• What to work on
The stretch from the line with "A ionian-mode cantus" through the line with "voice 1: C4:4" in the records below: write it out exactly, and nothing else.

Collected data:
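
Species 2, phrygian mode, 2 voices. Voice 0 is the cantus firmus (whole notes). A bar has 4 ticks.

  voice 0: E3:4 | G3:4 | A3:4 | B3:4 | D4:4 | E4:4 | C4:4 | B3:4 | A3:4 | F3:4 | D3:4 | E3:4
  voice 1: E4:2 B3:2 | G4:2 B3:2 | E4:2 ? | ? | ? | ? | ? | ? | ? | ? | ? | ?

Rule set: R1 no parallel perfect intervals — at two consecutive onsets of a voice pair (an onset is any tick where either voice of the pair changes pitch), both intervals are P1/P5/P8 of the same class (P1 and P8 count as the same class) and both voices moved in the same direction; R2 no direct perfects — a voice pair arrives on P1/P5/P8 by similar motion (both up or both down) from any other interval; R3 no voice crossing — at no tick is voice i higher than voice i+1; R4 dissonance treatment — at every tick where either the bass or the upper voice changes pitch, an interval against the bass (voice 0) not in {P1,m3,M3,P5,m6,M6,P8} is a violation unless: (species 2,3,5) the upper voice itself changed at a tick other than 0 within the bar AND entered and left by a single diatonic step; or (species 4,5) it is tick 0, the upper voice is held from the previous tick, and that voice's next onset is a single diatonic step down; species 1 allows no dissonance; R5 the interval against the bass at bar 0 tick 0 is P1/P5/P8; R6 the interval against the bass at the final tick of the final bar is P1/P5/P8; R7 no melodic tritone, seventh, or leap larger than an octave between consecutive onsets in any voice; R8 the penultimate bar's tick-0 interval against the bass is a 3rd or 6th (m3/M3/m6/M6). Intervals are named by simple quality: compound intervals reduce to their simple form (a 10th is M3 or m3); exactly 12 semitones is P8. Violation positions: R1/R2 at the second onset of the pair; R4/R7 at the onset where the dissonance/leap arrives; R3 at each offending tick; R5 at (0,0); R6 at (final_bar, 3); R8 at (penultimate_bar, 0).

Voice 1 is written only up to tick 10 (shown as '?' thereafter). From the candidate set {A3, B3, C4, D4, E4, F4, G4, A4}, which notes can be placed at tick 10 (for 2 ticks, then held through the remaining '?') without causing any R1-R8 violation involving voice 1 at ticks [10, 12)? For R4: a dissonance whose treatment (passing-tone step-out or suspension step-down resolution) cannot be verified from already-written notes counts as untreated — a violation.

A3: legal
B3: violates R4
C4: legal
D4: violates R4
E4: legal
F4: legal
G4: violates R4
A4: legal

{A3, A4, C4, E4, F4}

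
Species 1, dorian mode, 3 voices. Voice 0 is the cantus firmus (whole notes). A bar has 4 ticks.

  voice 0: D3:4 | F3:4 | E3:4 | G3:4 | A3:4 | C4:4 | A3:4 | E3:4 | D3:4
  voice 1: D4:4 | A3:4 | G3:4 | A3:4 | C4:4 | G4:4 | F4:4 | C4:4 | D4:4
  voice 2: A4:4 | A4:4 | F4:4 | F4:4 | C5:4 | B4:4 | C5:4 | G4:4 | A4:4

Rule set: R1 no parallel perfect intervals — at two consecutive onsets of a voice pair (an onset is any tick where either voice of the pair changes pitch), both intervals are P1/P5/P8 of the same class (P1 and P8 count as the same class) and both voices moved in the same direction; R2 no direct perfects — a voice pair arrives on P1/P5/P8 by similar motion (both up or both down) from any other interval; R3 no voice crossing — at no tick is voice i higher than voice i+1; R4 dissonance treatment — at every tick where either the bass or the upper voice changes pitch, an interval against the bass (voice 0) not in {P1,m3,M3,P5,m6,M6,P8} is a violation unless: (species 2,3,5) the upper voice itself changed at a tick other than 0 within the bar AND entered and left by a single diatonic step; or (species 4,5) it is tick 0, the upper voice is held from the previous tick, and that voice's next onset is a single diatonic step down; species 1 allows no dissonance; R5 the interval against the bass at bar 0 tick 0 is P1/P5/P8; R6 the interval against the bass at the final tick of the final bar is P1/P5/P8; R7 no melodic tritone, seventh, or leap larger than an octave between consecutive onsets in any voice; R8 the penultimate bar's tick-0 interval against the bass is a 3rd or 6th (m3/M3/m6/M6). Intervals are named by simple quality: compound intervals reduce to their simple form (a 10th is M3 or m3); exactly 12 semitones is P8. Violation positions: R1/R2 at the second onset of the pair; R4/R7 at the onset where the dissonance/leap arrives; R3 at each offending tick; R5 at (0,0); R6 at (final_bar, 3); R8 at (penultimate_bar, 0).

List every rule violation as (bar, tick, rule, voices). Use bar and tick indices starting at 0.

(2, 0, R4, (0, 2))
(3, 0, R4, (0, 1))
(3, 0, R4, (0, 2))
(4, 0, R2, (1, 2))
(5, 0, R2, (0, 1))
(5, 0, R4, (0, 2))
(7, 0, R1, (1, 2))
(8, 0, R1, (1, 2))

bar 0: v0=D3 v1=D4 v2=A4 downbeat P5
bar 1: v0=F3 v1=A3 v2=A4 downbeat M3
bar 2: v0=E3 v1=G3 v2=F4 downbeat m2
bar 3: v0=G3 v1=A3 v2=F4 downbeat m7
bar 4: v0=A3 v1=C4 v2=C5 downbeat m3
bar 5: v0=C4 v1=G4 v2=B4 downbeat M7
bar 6: v0=A3 v1=F4 v2=C5 downbeat m3
bar 7: v0=E3 v1=C4 v2=G4 downbeat m3
bar 8: v0=D3 v1=D4 v2=A4 downbeat P5
  -> R4 @ bar 2 tick 0 v(0, 2): E3/F4 m2 untreated
  -> R4 @ bar 3 tick 0 v(0, 1): G3/A3 M2 untreated
  -> R4 @ bar 3 tick 0 v(0, 2): G3/F4 m7 untreated
  -> R2 @ bar 4 tick 0 v(1, 2): A3/F4 m6 -> C4/C5 P8 similar
  -> R2 @ bar 5 tick 0 v(0, 1): A3/C4 m3 -> C4/G4 P5 similar
  -> R4 @ bar 5 tick 0 v(0, 2): C4/B4 M7 untreated
  -> R1 @ bar 7 tick 0 v(1, 2): F4/C5 P5 -> C4/G4 P5 similar
  -> R1 @ bar 8 tick 0 v(1, 2): C4/G4 P5 -> D4/A4 P5 similar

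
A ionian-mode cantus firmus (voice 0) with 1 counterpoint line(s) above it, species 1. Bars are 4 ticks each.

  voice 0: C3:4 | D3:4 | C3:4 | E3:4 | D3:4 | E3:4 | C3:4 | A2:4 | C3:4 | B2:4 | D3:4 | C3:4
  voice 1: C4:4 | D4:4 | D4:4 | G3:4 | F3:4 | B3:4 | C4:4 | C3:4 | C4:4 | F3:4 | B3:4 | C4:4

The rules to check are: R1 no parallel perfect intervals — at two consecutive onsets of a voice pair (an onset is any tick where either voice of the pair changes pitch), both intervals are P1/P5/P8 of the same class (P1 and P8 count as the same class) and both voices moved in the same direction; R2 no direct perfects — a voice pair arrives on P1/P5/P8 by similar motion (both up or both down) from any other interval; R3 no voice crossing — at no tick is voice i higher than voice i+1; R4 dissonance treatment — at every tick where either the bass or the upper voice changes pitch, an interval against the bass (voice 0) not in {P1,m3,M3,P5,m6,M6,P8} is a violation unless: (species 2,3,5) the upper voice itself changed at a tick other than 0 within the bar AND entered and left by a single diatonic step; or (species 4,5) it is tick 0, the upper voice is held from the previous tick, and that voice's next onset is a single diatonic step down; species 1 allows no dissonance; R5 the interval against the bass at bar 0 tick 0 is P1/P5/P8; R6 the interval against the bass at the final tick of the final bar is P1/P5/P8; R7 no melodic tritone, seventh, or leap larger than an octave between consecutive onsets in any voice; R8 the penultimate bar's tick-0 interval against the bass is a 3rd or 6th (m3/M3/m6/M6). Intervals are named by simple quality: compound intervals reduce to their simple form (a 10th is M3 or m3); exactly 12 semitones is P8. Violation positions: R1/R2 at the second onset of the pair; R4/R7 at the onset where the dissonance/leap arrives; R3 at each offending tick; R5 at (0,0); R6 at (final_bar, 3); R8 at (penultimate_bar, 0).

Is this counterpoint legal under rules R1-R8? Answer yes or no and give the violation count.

No (7 violations)

bar 0: v0=C3 v1=C4 (P8)
bar 1: v0=D3 v1=D4 (P8)
bar 2: v0=C3 v1=D4 (M2)
bar 3: v0=E3 v1=G3 (m3)
bar 4: v0=D3 v1=F3 (m3)
bar 5: v0=E3 v1=B3 (P5)
bar 6: v0=C3 v1=C4 (P8)
bar 7: v0=A2 v1=C3 (m3)
bar 8: v0=C3 v1=C4 (P8)
bar 9: v0=B2 v1=F3 (TT)
bar 10: v0=D3 v1=B3 (M6)
bar 11: v0=C3 v1=C4 (P8)
  R1 @ bar1.0: C3/C4 P8 -> D3/D4 P8 similar
  R4 @ bar2.0: C3/D4 M2 untreated
  R2 @ bar5.0: D3/F3 m3 -> E3/B3 P5 similar
  R7 @ bar5.0: F3->B3 leap 6st
  R2 @ bar8.0: A2/C3 m3 -> C3/C4 P8 similar
  R4 @ bar9.0: B2/F3 TT untreated
  R7 @ bar10.0: F3->B3 leap 6st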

• Answer below
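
A ionian-mode cantus firmus (voice 0) with 1 counterpoint line(s) above it, species 1. Bars are 4 ticks each.

  voice 0: C3:4 | D3:4 | C3:4 | E3:4 | D3:4 | E3:4 | C3:4 | A2:4 | C3:4 | B2:4 | D3:4 | C3:4
  voice 1: C4:4 | D4:4 | D4:4 | G3:4 | F3:4 | B3:4 | C4:4 | C3:4 | C4:4 | F3:4 | B3:4 | C4:4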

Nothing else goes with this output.